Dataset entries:
┌──

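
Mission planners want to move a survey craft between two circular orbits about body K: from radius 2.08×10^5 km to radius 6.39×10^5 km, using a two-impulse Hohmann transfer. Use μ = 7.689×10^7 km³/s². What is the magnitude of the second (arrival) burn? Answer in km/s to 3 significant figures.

Transfer-ellipse semi-major axis a_t = (r₁ + r₂)/2 = (2.080×10^5 + 6.390×10^5)/2 = 4.235×10^5 km.
Circular speed at r = 6.390×10^5 km: v_c = √(μ/r) = 10.97 km/s.
Transfer-orbit speed at the same r (vis-viva, a = a_t): v_t = √[μ(2/r − 1/a_t)] = 7.688 km/s.
Δv₂ = |v_t − v_c| = |7.688 − 10.97| = 3.282 km/s.

Δv₂ = 3.28 km/s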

└──

Restate the data word for word, leaving nothing out.

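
Mission planners want to move a survey craft between two circular orbits about body K: from radius 2.08×10^5 km to radius 6.39×10^5 km, using a two-impulse Hohmann transfer. Use μ = 7.689×10^7 km³/s². What is the magnitude of the second (arrival) burn? Answer in km/s to 3 significant figures.

Transfer-ellipse semi-major axis a_t = (r₁ + r₂)/2 = (2.080×10^5 + 6.390×10^5)/2 = 4.235×10^5 km.
Circular speed at r = 6.390×10^5 km: v_c = √(μ/r) = 10.97 km/s.
Transfer-orbit speed at the same r (vis-viva, a = a_t): v_t = √[μ(2/r − 1/a_t)] = 7.688 km/s.
Δv₂ = |v_t − v_c| = |7.688 − 10.97| = 3.282 km/s.

Δv₂ = 3.28 km/s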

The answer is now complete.